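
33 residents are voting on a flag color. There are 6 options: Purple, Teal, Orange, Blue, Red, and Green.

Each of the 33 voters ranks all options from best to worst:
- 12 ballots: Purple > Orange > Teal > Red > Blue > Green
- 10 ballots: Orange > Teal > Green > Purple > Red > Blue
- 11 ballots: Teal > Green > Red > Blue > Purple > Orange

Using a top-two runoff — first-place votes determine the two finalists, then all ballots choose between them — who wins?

Teal

Round 1 first-place votes: Purple 12, Teal 11, Orange 10, Blue 0, Red 0, Green 0. Purple and Teal advance.
Runoff: Purple is ranked above Teal on 12 ballots, Teal above Purple on 21.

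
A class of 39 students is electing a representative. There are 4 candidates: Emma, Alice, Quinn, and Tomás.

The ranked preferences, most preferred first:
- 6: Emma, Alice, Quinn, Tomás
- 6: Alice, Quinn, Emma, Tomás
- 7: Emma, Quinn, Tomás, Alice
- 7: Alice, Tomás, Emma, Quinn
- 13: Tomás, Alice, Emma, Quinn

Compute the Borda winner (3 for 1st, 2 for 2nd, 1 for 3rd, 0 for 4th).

Emma: 6×3 + 6×1 + 7×3 + 7×1 + 13×1 = 65
Alice: 6×2 + 6×3 + 7×0 + 7×3 + 13×2 = 77
Quinn: 6×1 + 6×2 + 7×2 + 7×0 + 13×0 = 32
Tomás: 6×0 + 6×0 + 7×1 + 7×2 + 13×3 = 60

Alice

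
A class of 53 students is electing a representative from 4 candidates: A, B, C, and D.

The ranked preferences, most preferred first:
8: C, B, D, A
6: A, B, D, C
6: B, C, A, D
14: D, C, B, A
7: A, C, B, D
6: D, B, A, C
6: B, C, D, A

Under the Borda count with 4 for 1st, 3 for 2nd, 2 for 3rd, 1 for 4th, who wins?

B

A: 8×1 + 6×4 + 6×2 + 14×1 + 7×4 + 6×2 + 6×1 = 104
B: 8×3 + 6×3 + 6×4 + 14×2 + 7×2 + 6×3 + 6×4 = 150
C: 8×4 + 6×1 + 6×3 + 14×3 + 7×3 + 6×1 + 6×3 = 143
D: 8×2 + 6×2 + 6×1 + 14×4 + 7×1 + 6×4 + 6×2 = 133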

WHAT IS BEING ASKED: Having read the material, transcribe all of it exactly.

ANSWER FOR THIS EXERCISE:
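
33 residents are voting on a flag color. There are 6 options: Purple, Teal, Orange, Blue, Red, and Green.

Each of the 33 voters ranks all options from best to worst:
- 12 ballots: Purple > Orange > Teal > Red > Blue > Green
- 10 ballots: Orange > Teal > Green > Purple > Red > Blue
- 11 ballots: Teal > Green > Red > Blue > Purple > Orange

Using a top-two runoff — first-place votes determine the two finalists, then all ballots choose between them — who wins?

Teal

Round 1 first-place votes: Purple 12, Teal 11, Orange 10, Blue 0, Red 0, Green 0. Purple and Teal advance.
Runoff: Purple is ranked above Teal on 12 ballots, Teal above Purple on 21.

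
A class of 39 students is electing a representative. There are 4 candidates: Emma, Alice, Quinn, and Tomás.

The ranked preferences, most preferred first:
- 6: Emma, Alice, Quinn, Tomás
- 6: Alice, Quinn, Emma, Tomás
- 7: Emma, Quinn, Tomás, Alice
- 7: Alice, Tomás, Emma, Quinn
- 13: Tomás, Alice, Emma, Quinn

Compute the Borda winner (3 for 1st, 2 for 2nd, 1 for 3rd, 0 for 4th).

Emma: 6×3 + 6×1 + 7×3 + 7×1 + 13×1 = 65
Alice: 6×2 + 6×3 + 7×0 + 7×3 + 13×2 = 77
Quinn: 6×1 + 6×2 + 7×2 + 7×0 + 13×0 = 32
Tomás: 6×0 + 6×0 + 7×1 + 7×2 + 13×3 = 60

Alice

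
A class of 53 students is electing a representative from 4 candidates: A, B, C, and D.

The ranked preferences, most preferred first:
8: C, B, D, A
6: A, B, D, C
6: B, C, A, D
14: D, C, B, A
7: A, C, B, D
6: D, B, A, C
6: B, C, D, A

Under the Borda count with 4 for 1st, 3 for 2nd, 2 for 3rd, 1 for 4th, who wins?

B

A: 8×1 + 6×4 + 6×2 + 14×1 + 7×4 + 6×2 + 6×1 = 104
B: 8×3 + 6×3 + 6×4 + 14×2 + 7×2 + 6×3 + 6×4 = 150
C: 8×4 + 6×1 + 6×3 + 14×3 + 7×3 + 6×1 + 6×3 = 143
D: 8×2 + 6×2 + 6×1 + 14×4 + 7×1 + 6×4 + 6×2 = 133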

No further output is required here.